Task directions:
The answer should consist solely of the lines from the first one below through the line containing "Label nodes (t,j)", copied exactly.

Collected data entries
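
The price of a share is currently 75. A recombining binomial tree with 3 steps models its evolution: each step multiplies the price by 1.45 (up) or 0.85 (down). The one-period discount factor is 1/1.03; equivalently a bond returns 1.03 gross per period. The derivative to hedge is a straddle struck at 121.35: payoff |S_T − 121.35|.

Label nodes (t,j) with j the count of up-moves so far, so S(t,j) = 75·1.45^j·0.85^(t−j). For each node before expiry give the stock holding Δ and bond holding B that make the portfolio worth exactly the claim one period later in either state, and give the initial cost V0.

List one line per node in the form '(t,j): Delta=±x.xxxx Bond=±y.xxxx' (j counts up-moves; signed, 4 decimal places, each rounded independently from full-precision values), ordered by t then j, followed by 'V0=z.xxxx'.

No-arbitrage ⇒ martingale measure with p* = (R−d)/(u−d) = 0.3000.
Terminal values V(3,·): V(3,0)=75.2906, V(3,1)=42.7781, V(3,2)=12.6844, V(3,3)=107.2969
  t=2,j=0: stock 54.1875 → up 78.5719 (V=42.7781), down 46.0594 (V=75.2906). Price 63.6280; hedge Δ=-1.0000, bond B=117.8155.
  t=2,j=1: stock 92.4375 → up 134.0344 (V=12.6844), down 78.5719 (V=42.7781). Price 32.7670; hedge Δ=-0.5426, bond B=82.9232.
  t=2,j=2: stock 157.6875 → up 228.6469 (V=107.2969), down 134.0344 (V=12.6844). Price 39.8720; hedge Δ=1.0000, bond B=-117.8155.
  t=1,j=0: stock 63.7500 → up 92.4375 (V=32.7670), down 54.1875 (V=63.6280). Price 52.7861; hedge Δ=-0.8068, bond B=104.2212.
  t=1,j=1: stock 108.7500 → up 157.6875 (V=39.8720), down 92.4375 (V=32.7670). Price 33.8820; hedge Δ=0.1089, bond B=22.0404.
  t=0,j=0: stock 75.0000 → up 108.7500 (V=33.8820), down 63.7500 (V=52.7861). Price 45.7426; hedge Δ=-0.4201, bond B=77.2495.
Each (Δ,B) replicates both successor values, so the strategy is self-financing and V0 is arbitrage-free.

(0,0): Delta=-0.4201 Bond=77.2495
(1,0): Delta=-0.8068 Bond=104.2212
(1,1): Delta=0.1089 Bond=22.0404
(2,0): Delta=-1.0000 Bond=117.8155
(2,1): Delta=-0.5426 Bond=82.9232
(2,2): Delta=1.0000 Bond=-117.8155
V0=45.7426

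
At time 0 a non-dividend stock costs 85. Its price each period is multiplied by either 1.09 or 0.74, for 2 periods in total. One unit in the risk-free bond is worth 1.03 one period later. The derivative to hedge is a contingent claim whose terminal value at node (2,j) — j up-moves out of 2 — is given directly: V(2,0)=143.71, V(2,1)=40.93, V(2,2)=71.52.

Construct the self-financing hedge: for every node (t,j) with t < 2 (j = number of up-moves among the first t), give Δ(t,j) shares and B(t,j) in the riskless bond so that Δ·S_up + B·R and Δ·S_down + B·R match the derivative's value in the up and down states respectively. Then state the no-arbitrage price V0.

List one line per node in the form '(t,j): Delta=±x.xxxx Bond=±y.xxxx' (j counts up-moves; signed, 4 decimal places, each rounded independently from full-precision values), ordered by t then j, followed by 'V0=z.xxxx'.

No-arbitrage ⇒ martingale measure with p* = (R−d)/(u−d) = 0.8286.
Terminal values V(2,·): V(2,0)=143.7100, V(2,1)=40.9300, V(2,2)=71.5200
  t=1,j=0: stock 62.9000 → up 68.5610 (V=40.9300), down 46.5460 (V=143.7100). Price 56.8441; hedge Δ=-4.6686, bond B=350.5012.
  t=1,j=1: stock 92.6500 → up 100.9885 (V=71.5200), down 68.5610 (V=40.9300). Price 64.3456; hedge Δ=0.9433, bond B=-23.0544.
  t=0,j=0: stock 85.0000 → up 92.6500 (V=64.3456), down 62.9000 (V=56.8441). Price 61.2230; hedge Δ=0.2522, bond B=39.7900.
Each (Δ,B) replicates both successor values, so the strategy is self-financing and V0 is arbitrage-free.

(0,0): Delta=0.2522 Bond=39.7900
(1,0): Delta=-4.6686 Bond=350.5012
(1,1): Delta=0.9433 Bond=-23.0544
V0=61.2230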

Solution for this problem:
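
The price of a share is currently 75. A recombining binomial tree with 3 steps models its evolution: each step multiplies the price by 1.45 (up) or 0.85 (down). The one-period discount factor is 1/1.03; equivalently a bond returns 1.03 gross per period. The derivative to hedge is a straddle struck at 121.35: payoff |S_T − 121.35|.

Label nodes (t,j) with j the count of up-moves so far, so S(t,j) = 75·1.45^j·0.85^(t−j). For each node before expiry give the stock holding Δ and bond holding B that make the portfolio worth exactly the claim one period later in either state, and give the initial cost V0.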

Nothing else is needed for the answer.